▶ **Your goal**
Answer with the exact lines of the following material from the one containing "A short messenger" through the one containing "- codon 7: GAG→GAC", both end lines included.
#### Data shown ####
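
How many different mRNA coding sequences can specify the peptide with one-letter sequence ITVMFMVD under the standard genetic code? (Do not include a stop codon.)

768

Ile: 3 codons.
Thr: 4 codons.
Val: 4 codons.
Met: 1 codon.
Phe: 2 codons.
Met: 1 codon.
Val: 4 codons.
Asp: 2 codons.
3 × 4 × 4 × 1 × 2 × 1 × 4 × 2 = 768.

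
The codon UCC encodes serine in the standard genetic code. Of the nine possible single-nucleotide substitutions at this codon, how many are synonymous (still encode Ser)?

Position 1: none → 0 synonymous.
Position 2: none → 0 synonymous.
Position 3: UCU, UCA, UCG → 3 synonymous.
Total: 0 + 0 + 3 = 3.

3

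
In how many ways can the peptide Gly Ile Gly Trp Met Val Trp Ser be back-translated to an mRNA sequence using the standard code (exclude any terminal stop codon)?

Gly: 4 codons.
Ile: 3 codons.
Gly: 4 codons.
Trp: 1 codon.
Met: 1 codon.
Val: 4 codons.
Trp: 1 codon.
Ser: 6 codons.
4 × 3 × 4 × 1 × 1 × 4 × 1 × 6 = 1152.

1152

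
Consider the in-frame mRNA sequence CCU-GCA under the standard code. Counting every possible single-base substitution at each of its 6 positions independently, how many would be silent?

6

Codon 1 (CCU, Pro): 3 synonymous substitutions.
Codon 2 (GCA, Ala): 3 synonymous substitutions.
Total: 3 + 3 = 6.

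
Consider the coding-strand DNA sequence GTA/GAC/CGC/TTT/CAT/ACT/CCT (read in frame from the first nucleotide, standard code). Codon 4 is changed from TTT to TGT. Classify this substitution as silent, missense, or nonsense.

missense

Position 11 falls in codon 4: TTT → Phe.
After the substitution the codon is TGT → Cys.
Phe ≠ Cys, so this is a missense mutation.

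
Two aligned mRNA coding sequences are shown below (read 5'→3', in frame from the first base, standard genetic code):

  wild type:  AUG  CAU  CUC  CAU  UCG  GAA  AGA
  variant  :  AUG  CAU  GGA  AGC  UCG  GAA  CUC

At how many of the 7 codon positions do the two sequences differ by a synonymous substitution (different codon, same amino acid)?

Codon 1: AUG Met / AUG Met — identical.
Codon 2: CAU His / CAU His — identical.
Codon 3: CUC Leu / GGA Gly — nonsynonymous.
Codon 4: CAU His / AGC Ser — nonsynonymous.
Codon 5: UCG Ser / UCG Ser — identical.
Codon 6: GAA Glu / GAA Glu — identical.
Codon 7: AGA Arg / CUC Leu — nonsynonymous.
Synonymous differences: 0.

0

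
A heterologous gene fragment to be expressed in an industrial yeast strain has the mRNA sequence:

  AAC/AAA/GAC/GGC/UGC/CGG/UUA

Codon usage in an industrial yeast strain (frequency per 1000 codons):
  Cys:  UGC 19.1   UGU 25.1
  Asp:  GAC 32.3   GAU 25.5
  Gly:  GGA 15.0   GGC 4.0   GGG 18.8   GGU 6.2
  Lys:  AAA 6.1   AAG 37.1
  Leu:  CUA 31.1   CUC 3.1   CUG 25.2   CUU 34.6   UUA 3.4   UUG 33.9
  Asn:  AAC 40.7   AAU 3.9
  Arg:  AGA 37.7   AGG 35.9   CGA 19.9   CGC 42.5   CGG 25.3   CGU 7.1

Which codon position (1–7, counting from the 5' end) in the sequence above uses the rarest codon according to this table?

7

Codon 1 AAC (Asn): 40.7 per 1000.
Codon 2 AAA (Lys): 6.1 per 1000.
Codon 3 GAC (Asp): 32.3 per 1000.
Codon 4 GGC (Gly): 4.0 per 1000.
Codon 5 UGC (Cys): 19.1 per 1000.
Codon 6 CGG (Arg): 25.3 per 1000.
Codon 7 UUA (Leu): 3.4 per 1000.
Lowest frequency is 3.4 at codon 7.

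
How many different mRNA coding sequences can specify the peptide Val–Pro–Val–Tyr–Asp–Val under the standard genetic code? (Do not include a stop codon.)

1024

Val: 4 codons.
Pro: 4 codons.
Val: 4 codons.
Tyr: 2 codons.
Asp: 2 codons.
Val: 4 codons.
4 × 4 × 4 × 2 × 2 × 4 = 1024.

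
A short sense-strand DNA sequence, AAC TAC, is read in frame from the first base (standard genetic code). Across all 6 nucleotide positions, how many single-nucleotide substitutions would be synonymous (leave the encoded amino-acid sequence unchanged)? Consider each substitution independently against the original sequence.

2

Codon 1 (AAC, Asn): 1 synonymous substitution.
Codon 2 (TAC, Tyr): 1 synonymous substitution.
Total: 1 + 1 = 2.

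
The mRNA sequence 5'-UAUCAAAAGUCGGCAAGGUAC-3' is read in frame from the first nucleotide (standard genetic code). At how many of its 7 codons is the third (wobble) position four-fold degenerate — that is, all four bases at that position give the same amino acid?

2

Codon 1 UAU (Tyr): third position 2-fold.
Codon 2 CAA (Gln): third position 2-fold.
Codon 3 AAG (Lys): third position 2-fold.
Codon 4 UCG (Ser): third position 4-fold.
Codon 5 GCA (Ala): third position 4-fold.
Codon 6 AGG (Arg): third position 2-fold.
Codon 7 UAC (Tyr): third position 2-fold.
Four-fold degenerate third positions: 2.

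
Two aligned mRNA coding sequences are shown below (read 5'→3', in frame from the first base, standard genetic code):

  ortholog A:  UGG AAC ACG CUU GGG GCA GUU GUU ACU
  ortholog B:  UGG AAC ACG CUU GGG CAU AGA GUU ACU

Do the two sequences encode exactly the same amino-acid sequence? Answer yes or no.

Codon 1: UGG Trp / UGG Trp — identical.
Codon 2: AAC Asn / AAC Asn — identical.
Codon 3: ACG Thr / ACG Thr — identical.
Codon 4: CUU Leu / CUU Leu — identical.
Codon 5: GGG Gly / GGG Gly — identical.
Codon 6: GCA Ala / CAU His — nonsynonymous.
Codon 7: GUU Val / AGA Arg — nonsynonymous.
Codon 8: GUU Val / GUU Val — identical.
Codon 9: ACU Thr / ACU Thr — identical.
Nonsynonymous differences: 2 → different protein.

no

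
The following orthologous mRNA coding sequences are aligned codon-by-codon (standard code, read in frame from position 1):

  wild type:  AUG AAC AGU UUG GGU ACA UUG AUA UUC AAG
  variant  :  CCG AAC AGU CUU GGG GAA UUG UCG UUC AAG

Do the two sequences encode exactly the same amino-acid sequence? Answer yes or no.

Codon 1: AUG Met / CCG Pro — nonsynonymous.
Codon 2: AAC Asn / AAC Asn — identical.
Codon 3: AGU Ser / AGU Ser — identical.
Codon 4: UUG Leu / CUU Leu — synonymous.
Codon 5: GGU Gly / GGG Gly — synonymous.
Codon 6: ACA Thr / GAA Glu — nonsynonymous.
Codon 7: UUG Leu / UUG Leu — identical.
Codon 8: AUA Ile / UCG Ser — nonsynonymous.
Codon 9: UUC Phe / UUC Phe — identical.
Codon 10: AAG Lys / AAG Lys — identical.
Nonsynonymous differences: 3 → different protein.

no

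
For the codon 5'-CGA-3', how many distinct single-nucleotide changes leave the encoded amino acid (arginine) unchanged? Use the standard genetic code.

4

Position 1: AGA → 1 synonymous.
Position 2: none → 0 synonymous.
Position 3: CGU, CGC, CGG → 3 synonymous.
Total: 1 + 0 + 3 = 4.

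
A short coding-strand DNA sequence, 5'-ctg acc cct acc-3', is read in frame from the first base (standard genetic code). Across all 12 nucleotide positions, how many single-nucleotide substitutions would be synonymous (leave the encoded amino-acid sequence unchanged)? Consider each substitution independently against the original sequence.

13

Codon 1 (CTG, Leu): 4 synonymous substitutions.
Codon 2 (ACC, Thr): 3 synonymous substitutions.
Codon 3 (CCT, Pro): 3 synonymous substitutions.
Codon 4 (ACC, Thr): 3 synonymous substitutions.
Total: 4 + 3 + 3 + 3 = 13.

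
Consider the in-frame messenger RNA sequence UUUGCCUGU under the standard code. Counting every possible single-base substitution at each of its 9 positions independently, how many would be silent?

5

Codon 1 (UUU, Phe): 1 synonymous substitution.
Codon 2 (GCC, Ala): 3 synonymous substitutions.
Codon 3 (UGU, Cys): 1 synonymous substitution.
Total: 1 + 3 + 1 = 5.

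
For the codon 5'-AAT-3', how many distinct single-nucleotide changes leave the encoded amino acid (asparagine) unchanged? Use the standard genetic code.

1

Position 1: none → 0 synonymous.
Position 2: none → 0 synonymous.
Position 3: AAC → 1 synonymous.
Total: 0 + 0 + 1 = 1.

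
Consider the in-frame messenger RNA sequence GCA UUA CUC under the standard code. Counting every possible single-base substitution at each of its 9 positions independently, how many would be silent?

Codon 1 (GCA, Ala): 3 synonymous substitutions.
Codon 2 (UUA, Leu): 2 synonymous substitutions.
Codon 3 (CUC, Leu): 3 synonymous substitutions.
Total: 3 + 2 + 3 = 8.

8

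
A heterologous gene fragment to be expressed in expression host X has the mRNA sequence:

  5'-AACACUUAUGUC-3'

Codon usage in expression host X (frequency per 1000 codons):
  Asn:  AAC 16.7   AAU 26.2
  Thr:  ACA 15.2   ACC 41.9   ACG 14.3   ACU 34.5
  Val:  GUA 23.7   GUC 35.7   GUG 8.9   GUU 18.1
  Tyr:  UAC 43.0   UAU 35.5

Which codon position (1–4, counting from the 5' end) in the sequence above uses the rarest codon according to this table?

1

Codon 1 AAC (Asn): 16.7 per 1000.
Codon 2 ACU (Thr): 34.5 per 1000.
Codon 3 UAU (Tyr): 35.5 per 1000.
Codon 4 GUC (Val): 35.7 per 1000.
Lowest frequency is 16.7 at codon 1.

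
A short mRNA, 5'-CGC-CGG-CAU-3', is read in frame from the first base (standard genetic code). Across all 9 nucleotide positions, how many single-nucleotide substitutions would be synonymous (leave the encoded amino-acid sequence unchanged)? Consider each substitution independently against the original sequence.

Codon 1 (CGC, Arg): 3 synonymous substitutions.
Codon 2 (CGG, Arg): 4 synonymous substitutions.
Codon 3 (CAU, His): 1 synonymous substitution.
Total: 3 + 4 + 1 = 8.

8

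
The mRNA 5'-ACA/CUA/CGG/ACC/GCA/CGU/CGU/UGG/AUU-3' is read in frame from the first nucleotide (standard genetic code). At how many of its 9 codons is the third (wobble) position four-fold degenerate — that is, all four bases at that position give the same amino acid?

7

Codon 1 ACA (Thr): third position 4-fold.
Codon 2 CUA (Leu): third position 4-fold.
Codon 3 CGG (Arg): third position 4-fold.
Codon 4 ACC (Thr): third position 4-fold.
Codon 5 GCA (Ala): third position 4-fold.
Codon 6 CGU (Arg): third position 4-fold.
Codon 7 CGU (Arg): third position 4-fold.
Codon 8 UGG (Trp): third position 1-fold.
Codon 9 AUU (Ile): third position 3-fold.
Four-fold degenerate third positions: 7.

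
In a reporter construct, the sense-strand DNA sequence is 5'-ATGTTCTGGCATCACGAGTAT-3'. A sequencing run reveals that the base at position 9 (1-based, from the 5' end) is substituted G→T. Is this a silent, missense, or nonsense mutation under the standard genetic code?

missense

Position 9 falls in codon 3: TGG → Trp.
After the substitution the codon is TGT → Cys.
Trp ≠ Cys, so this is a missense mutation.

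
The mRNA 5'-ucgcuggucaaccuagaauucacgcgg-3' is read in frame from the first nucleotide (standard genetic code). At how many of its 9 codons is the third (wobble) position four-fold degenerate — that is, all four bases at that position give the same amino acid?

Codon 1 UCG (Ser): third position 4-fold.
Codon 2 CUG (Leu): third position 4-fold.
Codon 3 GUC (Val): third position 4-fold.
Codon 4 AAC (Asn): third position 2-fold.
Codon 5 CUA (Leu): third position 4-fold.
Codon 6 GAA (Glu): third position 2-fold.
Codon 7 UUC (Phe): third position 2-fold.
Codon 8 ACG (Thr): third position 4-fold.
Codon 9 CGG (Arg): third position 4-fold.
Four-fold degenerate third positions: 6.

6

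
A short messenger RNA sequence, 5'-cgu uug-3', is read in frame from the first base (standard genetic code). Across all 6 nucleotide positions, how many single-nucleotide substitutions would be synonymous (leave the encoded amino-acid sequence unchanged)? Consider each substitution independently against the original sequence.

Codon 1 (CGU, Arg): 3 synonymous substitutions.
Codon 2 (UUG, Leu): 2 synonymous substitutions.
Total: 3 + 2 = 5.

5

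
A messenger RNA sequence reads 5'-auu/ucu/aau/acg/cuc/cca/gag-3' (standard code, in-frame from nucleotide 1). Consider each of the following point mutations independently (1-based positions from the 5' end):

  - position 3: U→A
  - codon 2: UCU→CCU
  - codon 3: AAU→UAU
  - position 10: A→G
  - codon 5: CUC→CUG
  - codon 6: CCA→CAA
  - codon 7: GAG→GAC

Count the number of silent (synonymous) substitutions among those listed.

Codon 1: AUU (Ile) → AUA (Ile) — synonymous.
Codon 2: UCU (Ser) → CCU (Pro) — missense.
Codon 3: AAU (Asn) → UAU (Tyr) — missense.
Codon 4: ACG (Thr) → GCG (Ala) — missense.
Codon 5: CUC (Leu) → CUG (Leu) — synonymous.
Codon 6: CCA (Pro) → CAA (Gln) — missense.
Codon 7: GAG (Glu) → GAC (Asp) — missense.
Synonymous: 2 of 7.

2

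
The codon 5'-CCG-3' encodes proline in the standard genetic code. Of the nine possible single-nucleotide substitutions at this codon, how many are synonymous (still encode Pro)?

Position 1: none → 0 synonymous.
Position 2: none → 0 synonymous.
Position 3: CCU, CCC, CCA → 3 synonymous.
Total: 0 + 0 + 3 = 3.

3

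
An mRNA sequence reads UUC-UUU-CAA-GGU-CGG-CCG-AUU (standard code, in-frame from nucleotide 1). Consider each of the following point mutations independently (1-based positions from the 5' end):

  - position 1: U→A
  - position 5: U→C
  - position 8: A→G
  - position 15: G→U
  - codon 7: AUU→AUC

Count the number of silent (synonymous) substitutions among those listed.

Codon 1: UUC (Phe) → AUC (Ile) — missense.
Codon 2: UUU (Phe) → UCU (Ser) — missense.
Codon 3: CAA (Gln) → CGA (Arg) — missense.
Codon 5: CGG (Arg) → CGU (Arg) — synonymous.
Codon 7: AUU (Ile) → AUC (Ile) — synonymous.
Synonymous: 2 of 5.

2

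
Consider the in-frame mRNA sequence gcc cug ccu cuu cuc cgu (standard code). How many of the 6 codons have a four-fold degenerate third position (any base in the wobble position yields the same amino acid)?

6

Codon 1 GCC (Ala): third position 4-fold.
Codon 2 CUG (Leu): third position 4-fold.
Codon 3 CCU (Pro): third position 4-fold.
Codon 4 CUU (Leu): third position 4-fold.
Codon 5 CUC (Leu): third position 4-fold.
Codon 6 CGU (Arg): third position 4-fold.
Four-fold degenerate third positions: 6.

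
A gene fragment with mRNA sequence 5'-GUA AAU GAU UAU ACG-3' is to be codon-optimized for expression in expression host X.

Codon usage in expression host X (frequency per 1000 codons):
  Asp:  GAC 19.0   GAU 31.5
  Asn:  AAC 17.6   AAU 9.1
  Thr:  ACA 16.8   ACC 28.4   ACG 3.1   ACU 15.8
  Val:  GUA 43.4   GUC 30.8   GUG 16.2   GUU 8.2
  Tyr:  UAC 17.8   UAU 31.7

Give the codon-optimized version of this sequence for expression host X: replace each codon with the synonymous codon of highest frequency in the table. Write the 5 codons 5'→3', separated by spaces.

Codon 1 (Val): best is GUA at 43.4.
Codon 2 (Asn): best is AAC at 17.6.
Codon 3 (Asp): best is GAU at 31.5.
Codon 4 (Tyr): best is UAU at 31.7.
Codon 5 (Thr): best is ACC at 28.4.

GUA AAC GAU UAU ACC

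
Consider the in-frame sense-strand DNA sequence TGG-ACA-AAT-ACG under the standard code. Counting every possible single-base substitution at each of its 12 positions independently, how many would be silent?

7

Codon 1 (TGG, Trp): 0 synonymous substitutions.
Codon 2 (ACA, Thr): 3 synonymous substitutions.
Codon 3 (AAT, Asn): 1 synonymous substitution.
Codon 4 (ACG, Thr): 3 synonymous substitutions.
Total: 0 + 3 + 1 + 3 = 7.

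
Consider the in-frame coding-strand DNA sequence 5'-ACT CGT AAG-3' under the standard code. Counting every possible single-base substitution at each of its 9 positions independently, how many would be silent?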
####
▶ **Your response**
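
A short messenger RNA sequence, 5'-cgu uug-3', is read in frame from the first base (standard genetic code). Across all 6 nucleotide positions, how many single-nucleotide substitutions would be synonymous (leave the encoded amino-acid sequence unchanged)? Consider each substitution independently against the original sequence.

Codon 1 (CGU, Arg): 3 synonymous substitutions.
Codon 2 (UUG, Leu): 2 synonymous substitutions.
Total: 3 + 2 = 5.

5

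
A messenger RNA sequence reads 5'-auu/ucu/aau/acg/cuc/cca/gag-3' (standard code, in-frame from nucleotide 1). Consider each of the following point mutations independently (1-based positions from the 5' end):

  - position 3: U→A
  - codon 2: UCU→CCU
  - codon 3: AAU→UAU
  - position 10: A→G
  - codon 5: CUC→CUG
  - codon 6: CCA→CAA
  - codon 7: GAG→GAC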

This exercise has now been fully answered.